## What you should do
Return the entries in their entirety, precisely as given.

-- Data provided follows --

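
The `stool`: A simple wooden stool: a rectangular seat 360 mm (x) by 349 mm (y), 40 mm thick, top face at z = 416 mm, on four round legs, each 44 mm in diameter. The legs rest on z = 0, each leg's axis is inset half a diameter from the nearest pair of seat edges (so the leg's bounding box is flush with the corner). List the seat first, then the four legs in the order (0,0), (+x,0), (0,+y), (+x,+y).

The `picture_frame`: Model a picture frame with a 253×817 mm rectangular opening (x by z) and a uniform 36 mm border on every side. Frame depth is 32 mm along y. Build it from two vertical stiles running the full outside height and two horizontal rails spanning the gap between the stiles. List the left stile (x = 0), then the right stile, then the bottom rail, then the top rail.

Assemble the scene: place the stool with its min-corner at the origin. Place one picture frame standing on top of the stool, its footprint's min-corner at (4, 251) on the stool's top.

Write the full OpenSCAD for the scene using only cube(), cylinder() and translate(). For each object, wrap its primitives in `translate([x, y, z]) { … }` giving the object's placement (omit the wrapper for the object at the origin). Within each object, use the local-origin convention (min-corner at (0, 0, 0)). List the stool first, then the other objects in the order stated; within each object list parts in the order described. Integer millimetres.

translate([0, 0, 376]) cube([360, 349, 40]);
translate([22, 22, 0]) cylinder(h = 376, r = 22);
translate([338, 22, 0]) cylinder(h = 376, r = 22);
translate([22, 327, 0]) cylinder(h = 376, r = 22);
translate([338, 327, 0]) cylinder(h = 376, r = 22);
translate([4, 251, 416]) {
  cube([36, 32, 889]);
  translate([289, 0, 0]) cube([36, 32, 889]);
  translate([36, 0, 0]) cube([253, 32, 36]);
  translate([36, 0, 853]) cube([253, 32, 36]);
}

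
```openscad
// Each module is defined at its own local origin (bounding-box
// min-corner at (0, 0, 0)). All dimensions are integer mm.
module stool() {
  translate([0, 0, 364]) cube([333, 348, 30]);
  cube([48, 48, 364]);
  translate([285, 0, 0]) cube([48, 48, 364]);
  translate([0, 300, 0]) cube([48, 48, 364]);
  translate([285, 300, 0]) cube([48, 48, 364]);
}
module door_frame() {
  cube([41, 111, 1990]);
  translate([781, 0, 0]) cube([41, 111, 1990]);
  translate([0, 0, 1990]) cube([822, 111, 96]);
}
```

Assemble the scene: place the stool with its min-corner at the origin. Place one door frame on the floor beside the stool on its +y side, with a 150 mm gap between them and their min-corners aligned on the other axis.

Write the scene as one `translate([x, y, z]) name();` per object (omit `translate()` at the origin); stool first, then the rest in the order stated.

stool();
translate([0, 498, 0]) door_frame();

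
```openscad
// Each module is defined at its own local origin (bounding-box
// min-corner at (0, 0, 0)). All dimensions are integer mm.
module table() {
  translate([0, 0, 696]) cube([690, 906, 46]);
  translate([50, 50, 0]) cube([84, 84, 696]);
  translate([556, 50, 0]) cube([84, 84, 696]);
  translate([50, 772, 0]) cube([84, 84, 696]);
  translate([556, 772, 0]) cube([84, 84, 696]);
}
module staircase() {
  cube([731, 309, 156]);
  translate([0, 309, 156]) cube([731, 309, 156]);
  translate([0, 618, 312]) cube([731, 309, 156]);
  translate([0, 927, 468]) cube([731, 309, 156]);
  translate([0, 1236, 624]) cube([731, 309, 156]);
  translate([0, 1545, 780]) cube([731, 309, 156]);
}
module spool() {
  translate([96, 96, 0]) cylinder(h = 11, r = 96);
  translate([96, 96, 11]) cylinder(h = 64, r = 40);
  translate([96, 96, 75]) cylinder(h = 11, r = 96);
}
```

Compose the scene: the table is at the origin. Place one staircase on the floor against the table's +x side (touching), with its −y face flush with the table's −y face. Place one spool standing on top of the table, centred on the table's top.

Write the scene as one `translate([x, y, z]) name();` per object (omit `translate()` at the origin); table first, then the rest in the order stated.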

-- Data provided concluded --

## Answer to the problem
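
The `stool`: A simple wooden stool: a rectangular seat 360 mm (x) by 349 mm (y), 40 mm thick, top face at z = 416 mm, on four round legs, each 44 mm in diameter. The legs rest on z = 0, each leg's axis is inset half a diameter from the nearest pair of seat edges (so the leg's bounding box is flush with the corner). List the seat first, then the four legs in the order (0,0), (+x,0), (0,+y), (+x,+y).

The `picture_frame`: Model a picture frame with a 253×817 mm rectangular opening (x by z) and a uniform 36 mm border on every side. Frame depth is 32 mm along y. Build it from two vertical stiles running the full outside height and two horizontal rails spanning the gap between the stiles. List the left stile (x = 0), then the right stile, then the bottom rail, then the top rail.

Assemble the scene: place the stool with its min-corner at the origin. Place one picture frame standing on top of the stool, its footprint's min-corner at (4, 251) on the stool's top.

Write the full OpenSCAD for the scene using only cube(), cylinder() and translate(). For each object, wrap its primitives in `translate([x, y, z]) { … }` giving the object's placement (omit the wrapper for the object at the origin). Within each object, use the local-origin convention (min-corner at (0, 0, 0)). List the stool first, then the other objects in the order stated; within each object list parts in the order described. Integer millimetres.

translate([0, 0, 376]) cube([360, 349, 40]);
translate([22, 22, 0]) cylinder(h = 376, r = 22);
translate([338, 22, 0]) cylinder(h = 376, r = 22);
translate([22, 327, 0]) cylinder(h = 376, r = 22);
translate([338, 327, 0]) cylinder(h = 376, r = 22);
translate([4, 251, 416]) {
  cube([36, 32, 889]);
  translate([289, 0, 0]) cube([36, 32, 889]);
  translate([36, 0, 0]) cube([253, 32, 36]);
  translate([36, 0, 853]) cube([253, 32, 36]);
}

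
```openscad
// Each module is defined at its own local origin (bounding-box
// min-corner at (0, 0, 0)). All dimensions are integer mm.
module stool() {
  translate([0, 0, 364]) cube([333, 348, 30]);
  cube([48, 48, 364]);
  translate([285, 0, 0]) cube([48, 48, 364]);
  translate([0, 300, 0]) cube([48, 48, 364]);
  translate([285, 300, 0]) cube([48, 48, 364]);
}
module door_frame() {
  cube([41, 111, 1990]);
  translate([781, 0, 0]) cube([41, 111, 1990]);
  translate([0, 0, 1990]) cube([822, 111, 96]);
}
```

Assemble the scene: place the stool with its min-corner at the origin. Place one door frame on the floor beside the stool on its +y side, with a 150 mm gap between them and their min-corners aligned on the other axis.

Write the scene as one `translate([x, y, z]) name();` per object (omit `translate()` at the origin); stool first, then the rest in the order stated.

stool();
translate([0, 498, 0]) door_frame();

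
```openscad
// Each module is defined at its own local origin (bounding-box
// min-corner at (0, 0, 0)). All dimensions are integer mm.
module table() {
  translate([0, 0, 696]) cube([690, 906, 46]);
  translate([50, 50, 0]) cube([84, 84, 696]);
  translate([556, 50, 0]) cube([84, 84, 696]);
  translate([50, 772, 0]) cube([84, 84, 696]);
  translate([556, 772, 0]) cube([84, 84, 696]);
}
module staircase() {
  cube([731, 309, 156]);
  translate([0, 309, 156]) cube([731, 309, 156]);
  translate([0, 618, 312]) cube([731, 309, 156]);
  translate([0, 927, 468]) cube([731, 309, 156]);
  translate([0, 1236, 624]) cube([731, 309, 156]);
  translate([0, 1545, 780]) cube([731, 309, 156]);
}
module spool() {
  translate([96, 96, 0]) cylinder(h = 11, r = 96);
  translate([96, 96, 11]) cylinder(h = 64, r = 40);
  translate([96, 96, 75]) cylinder(h = 11, r = 96);
}
```

Compose the scene: the table is at the origin. Place one staircase on the floor against the table's +x side (touching), with its −y face flush with the table's −y face. Place one spool standing on top of the table, centred on the table's top.

Write the scene as one `translate([x, y, z]) name();` per object (omit `translate()` at the origin); table first, then the rest in the order stated.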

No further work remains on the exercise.